Write out the following records exactly, each one in full.

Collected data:
* * *

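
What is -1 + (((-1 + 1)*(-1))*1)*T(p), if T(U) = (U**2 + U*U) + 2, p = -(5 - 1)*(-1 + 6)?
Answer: -1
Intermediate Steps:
p = -20 (p = -4*5 = -1*20 = -20)
T(U) = 2 + 2*U**2 (T(U) = (U**2 + U**2) + 2 = 2*U**2 + 2 = 2 + 2*U**2)
-1 + (((-1 + 1)*(-1))*1)*T(p) = -1 + (((-1 + 1)*(-1))*1)*(2 + 2*(-20)**2) = -1 + ((0*(-1))*1)*(2 + 2*400) = -1 + (0*1)*(2 + 800) = -1 + 0*802 = -1 + 0 = -1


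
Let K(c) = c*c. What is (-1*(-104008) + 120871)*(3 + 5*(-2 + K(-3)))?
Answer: 8545402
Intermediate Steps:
K(c) = c²
(-1*(-104008) + 120871)*(3 + 5*(-2 + K(-3))) = (-1*(-104008) + 120871)*(3 + 5*(-2 + (-3)²)) = (104008 + 120871)*(3 + 5*(-2 + 9)) = 224879*(3 + 5*7) = 224879*(3 + 35) = 224879*38 = 8545402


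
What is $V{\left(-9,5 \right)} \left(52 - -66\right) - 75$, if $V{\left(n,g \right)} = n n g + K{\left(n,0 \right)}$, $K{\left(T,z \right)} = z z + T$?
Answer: $46653$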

* * *

• _EXPECTED OUTPUT_
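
What is -1 + (((-1 + 1)*(-1))*1)*T(p), if T(U) = (U**2 + U*U) + 2, p = -(5 - 1)*(-1 + 6)?
Answer: -1
Intermediate Steps:
p = -20 (p = -4*5 = -1*20 = -20)
T(U) = 2 + 2*U**2 (T(U) = (U**2 + U**2) + 2 = 2*U**2 + 2 = 2 + 2*U**2)
-1 + (((-1 + 1)*(-1))*1)*T(p) = -1 + (((-1 + 1)*(-1))*1)*(2 + 2*(-20)**2) = -1 + ((0*(-1))*1)*(2 + 2*400) = -1 + (0*1)*(2 + 800) = -1 + 0*802 = -1 + 0 = -1


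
Let K(c) = c*c. What is (-1*(-104008) + 120871)*(3 + 5*(-2 + K(-3)))?
Answer: 8545402
Intermediate Steps:
K(c) = c²
(-1*(-104008) + 120871)*(3 + 5*(-2 + K(-3))) = (-1*(-104008) + 120871)*(3 + 5*(-2 + (-3)²)) = (104008 + 120871)*(3 + 5*(-2 + 9)) = 224879*(3 + 5*7) = 224879*(3 + 35) = 224879*38 = 8545402


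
What is $V{\left(-9,5 \right)} \left(52 - -66\right) - 75$, if $V{\left(n,g \right)} = n n g + K{\left(n,0 \right)}$, $K{\left(T,z \right)} = z z + T$?
Answer: $46653$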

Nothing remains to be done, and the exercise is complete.